### TASK ITEM
Under no circumstances alter the records; copy each one exactly.

+++ AVAILABLE DATA +++

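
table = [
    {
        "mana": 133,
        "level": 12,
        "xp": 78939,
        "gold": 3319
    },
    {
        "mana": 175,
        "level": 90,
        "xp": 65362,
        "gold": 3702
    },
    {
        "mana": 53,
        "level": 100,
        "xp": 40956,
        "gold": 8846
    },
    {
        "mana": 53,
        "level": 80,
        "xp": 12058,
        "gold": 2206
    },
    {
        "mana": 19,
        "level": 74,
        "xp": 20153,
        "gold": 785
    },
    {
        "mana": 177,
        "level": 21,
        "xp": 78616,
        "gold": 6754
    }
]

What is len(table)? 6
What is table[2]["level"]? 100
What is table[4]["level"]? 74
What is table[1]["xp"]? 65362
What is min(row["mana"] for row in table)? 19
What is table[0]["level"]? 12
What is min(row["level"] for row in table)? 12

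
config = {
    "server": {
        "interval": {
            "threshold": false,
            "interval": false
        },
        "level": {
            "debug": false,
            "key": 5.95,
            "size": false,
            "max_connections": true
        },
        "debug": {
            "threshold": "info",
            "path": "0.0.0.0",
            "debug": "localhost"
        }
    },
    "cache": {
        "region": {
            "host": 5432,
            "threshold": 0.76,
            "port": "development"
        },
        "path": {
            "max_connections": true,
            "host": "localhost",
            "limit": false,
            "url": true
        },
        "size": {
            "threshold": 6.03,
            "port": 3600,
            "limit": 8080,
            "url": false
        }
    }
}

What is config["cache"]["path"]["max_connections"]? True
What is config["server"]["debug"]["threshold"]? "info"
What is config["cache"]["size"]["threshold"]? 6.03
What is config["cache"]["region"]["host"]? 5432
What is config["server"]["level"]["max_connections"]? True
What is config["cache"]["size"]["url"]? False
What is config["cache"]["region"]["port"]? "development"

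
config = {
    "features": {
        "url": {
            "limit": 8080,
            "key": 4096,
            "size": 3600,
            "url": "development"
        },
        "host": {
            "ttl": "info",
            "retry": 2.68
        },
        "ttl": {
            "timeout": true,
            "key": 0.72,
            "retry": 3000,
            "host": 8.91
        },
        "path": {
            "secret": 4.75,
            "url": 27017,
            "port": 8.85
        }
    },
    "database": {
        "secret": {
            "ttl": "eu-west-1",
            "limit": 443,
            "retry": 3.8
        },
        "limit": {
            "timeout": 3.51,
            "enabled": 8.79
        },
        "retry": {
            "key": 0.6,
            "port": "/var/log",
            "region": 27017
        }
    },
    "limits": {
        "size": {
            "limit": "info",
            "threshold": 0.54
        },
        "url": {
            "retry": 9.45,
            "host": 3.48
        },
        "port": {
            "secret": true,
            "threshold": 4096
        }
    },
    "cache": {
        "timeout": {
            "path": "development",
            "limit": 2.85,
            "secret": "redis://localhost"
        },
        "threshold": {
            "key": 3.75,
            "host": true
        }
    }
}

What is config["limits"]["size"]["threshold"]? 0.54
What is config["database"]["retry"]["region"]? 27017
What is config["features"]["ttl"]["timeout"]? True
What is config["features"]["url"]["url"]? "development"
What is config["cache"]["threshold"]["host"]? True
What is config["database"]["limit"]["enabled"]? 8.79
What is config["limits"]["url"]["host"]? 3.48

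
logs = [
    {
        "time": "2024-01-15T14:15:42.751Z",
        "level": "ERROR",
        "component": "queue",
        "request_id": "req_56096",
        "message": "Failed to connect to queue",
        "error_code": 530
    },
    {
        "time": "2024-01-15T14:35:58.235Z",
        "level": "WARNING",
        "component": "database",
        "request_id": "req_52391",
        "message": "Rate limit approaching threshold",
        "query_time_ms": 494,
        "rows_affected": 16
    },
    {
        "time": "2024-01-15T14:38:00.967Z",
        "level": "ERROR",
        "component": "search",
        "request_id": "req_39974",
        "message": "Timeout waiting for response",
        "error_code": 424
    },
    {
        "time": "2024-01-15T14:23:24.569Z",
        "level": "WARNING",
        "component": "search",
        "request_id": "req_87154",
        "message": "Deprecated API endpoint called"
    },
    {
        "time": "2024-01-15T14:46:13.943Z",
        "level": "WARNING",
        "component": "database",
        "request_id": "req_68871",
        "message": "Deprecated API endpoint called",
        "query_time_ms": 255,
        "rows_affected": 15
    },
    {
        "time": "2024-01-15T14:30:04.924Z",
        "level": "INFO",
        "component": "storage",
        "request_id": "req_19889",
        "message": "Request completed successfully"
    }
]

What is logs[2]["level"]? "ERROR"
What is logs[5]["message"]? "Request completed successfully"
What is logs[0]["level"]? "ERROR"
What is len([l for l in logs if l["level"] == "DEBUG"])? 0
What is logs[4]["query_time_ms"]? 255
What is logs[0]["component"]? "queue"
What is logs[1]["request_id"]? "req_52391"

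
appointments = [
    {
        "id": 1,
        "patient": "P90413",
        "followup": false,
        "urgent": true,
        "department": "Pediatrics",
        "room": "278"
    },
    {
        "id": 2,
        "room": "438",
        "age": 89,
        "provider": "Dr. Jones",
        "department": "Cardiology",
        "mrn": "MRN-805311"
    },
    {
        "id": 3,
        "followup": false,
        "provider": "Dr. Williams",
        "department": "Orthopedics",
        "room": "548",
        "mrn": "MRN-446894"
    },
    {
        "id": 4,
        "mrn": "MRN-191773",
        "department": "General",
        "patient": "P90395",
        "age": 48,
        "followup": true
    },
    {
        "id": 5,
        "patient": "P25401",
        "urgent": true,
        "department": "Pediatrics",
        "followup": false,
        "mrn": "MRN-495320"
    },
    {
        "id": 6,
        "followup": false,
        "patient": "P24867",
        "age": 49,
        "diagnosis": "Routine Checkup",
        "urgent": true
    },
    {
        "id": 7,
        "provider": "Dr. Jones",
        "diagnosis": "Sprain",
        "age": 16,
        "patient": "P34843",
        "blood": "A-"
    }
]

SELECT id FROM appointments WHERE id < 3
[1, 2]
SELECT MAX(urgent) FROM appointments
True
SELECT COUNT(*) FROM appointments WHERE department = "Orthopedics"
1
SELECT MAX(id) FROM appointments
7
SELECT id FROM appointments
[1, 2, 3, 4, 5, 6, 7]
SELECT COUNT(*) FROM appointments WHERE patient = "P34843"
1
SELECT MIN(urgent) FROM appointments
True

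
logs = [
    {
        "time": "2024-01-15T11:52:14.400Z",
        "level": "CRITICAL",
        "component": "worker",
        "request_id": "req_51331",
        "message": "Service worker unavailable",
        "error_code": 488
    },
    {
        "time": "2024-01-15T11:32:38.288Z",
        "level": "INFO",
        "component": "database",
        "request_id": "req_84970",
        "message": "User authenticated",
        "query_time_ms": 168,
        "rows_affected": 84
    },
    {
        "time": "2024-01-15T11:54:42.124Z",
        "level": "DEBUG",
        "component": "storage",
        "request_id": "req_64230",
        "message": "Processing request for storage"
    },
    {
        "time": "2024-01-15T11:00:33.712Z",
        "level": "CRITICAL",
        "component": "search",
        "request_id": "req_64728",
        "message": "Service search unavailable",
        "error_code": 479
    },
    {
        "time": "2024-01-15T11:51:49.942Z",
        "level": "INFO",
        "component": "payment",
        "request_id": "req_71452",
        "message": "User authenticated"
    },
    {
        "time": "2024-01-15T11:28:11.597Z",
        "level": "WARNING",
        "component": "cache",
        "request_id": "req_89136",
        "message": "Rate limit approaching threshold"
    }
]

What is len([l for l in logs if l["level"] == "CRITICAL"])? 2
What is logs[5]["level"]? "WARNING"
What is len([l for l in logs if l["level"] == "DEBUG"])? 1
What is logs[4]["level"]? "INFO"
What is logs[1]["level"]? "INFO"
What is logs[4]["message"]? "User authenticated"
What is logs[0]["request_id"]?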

+++

### RESPONSE FOR THIS EXERCISE
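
table = [
    {
        "mana": 133,
        "level": 12,
        "xp": 78939,
        "gold": 3319
    },
    {
        "mana": 175,
        "level": 90,
        "xp": 65362,
        "gold": 3702
    },
    {
        "mana": 53,
        "level": 100,
        "xp": 40956,
        "gold": 8846
    },
    {
        "mana": 53,
        "level": 80,
        "xp": 12058,
        "gold": 2206
    },
    {
        "mana": 19,
        "level": 74,
        "xp": 20153,
        "gold": 785
    },
    {
        "mana": 177,
        "level": 21,
        "xp": 78616,
        "gold": 6754
    }
]

What is len(table)? 6
What is table[2]["level"]? 100
What is table[4]["level"]? 74
What is table[1]["xp"]? 65362
What is min(row["mana"] for row in table)? 19
What is table[0]["level"]? 12
What is min(row["level"] for row in table)? 12

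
config = {
    "server": {
        "interval": {
            "threshold": false,
            "interval": false
        },
        "level": {
            "debug": false,
            "key": 5.95,
            "size": false,
            "max_connections": true
        },
        "debug": {
            "threshold": "info",
            "path": "0.0.0.0",
            "debug": "localhost"
        }
    },
    "cache": {
        "region": {
            "host": 5432,
            "threshold": 0.76,
            "port": "development"
        },
        "path": {
            "max_connections": true,
            "host": "localhost",
            "limit": false,
            "url": true
        },
        "size": {
            "threshold": 6.03,
            "port": 3600,
            "limit": 8080,
            "url": false
        }
    }
}

What is config["cache"]["path"]["max_connections"]? True
What is config["server"]["debug"]["threshold"]? "info"
What is config["cache"]["size"]["threshold"]? 6.03
What is config["cache"]["region"]["host"]? 5432
What is config["server"]["level"]["max_connections"]? True
What is config["cache"]["size"]["url"]? False
What is config["cache"]["region"]["port"]? "development"

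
config = {
    "features": {
        "url": {
            "limit": 8080,
            "key": 4096,
            "size": 3600,
            "url": "development"
        },
        "host": {
            "ttl": "info",
            "retry": 2.68
        },
        "ttl": {
            "timeout": true,
            "key": 0.72,
            "retry": 3000,
            "host": 8.91
        },
        "path": {
            "secret": 4.75,
            "url": 27017,
            "port": 8.85
        }
    },
    "database": {
        "secret": {
            "ttl": "eu-west-1",
            "limit": 443,
            "retry": 3.8
        },
        "limit": {
            "timeout": 3.51,
            "enabled": 8.79
        },
        "retry": {
            "key": 0.6,
            "port": "/var/log",
            "region": 27017
        }
    },
    "limits": {
        "size": {
            "limit": "info",
            "threshold": 0.54
        },
        "url": {
            "retry": 9.45,
            "host": 3.48
        },
        "port": {
            "secret": true,
            "threshold": 4096
        }
    },
    "cache": {
        "timeout": {
            "path": "development",
            "limit": 2.85,
            "secret": "redis://localhost"
        },
        "threshold": {
            "key": 3.75,
            "host": true
        }
    }
}

What is config["limits"]["size"]["threshold"]? 0.54
What is config["database"]["retry"]["region"]? 27017
What is config["features"]["ttl"]["timeout"]? True
What is config["features"]["url"]["url"]? "development"
What is config["cache"]["threshold"]["host"]? True
What is config["database"]["limit"]["enabled"]? 8.79
What is config["limits"]["url"]["host"]? 3.48

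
logs = [
    {
        "time": "2024-01-15T14:15:42.751Z",
        "level": "ERROR",
        "component": "queue",
        "request_id": "req_56096",
        "message": "Failed to connect to queue",
        "error_code": 530
    },
    {
        "time": "2024-01-15T14:35:58.235Z",
        "level": "WARNING",
        "component": "database",
        "request_id": "req_52391",
        "message": "Rate limit approaching threshold",
        "query_time_ms": 494,
        "rows_affected": 16
    },
    {
        "time": "2024-01-15T14:38:00.967Z",
        "level": "ERROR",
        "component": "search",
        "request_id": "req_39974",
        "message": "Timeout waiting for response",
        "error_code": 424
    },
    {
        "time": "2024-01-15T14:23:24.569Z",
        "level": "WARNING",
        "component": "search",
        "request_id": "req_87154",
        "message": "Deprecated API endpoint called"
    },
    {
        "time": "2024-01-15T14:46:13.943Z",
        "level": "WARNING",
        "component": "database",
        "request_id": "req_68871",
        "message": "Deprecated API endpoint called",
        "query_time_ms": 255,
        "rows_affected": 15
    },
    {
        "time": "2024-01-15T14:30:04.924Z",
        "level": "INFO",
        "component": "storage",
        "request_id": "req_19889",
        "message": "Request completed successfully"
    }
]

What is logs[2]["level"]? "ERROR"
What is logs[5]["message"]? "Request completed successfully"
What is logs[0]["level"]? "ERROR"
What is len([l for l in logs if l["level"] == "DEBUG"])? 0
What is logs[4]["query_time_ms"]? 255
What is logs[0]["component"]? "queue"
What is logs[1]["request_id"]? "req_52391"

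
appointments = [
    {
        "id": 1,
        "patient": "P90413",
        "followup": false,
        "urgent": true,
        "department": "Pediatrics",
        "room": "278"
    },
    {
        "id": 2,
        "room": "438",
        "age": 89,
        "provider": "Dr. Jones",
        "department": "Cardiology",
        "mrn": "MRN-805311"
    },
    {
        "id": 3,
        "followup": false,
        "provider": "Dr. Williams",
        "department": "Orthopedics",
        "room": "548",
        "mrn": "MRN-446894"
    },
    {
        "id": 4,
        "mrn": "MRN-191773",
        "department": "General",
        "patient": "P90395",
        "age": 48,
        "followup": true
    },
    {
        "id": 5,
        "patient": "P25401",
        "urgent": true,
        "department": "Pediatrics",
        "followup": false,
        "mrn": "MRN-495320"
    },
    {
        "id": 6,
        "followup": false,
        "patient": "P24867",
        "age": 49,
        "diagnosis": "Routine Checkup",
        "urgent": true
    },
    {
        "id": 7,
        "provider": "Dr. Jones",
        "diagnosis": "Sprain",
        "age": 16,
        "patient": "P34843",
        "blood": "A-"
    }
]

SELECT id FROM appointments WHERE id < 3
[1, 2]
SELECT MAX(urgent) FROM appointments
True
SELECT COUNT(*) FROM appointments WHERE department = "Orthopedics"
1
SELECT MAX(id) FROM appointments
7
SELECT id FROM appointments
[1, 2, 3, 4, 5, 6, 7]
SELECT COUNT(*) FROM appointments WHERE patient = "P34843"
1
SELECT MIN(urgent) FROM appointments
True

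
logs = [
    {
        "time": "2024-01-15T11:52:14.400Z",
        "level": "CRITICAL",
        "component": "worker",
        "request_id": "req_51331",
        "message": "Service worker unavailable",
        "error_code": 488
    },
    {
        "time": "2024-01-15T11:32:38.288Z",
        "level": "INFO",
        "component": "database",
        "request_id": "req_84970",
        "message": "User authenticated",
        "query_time_ms": 168,
        "rows_affected": 84
    },
    {
        "time": "2024-01-15T11:54:42.124Z",
        "level": "DEBUG",
        "component": "storage",
        "request_id": "req_64230",
        "message": "Processing request for storage"
    },
    {
        "time": "2024-01-15T11:00:33.712Z",
        "level": "CRITICAL",
        "component": "search",
        "request_id": "req_64728",
        "message": "Service search unavailable",
        "error_code": 479
    },
    {
        "time": "2024-01-15T11:51:49.942Z",
        "level": "INFO",
        "component": "payment",
        "request_id": "req_71452",
        "message": "User authenticated"
    },
    {
        "time": "2024-01-15T11:28:11.597Z",
        "level": "WARNING",
        "component": "cache",
        "request_id": "req_89136",
        "message": "Rate limit approaching threshold"
    }
]

What is len([l for l in logs if l["level"] == "CRITICAL"])? 2
What is logs[5]["level"]? "WARNING"
What is len([l for l in logs if l["level"] == "DEBUG"])? 1
What is logs[4]["level"]? "INFO"
What is logs[1]["level"]? "INFO"
What is logs[4]["message"]? "User authenticated"
What is logs[0]["request_id"]?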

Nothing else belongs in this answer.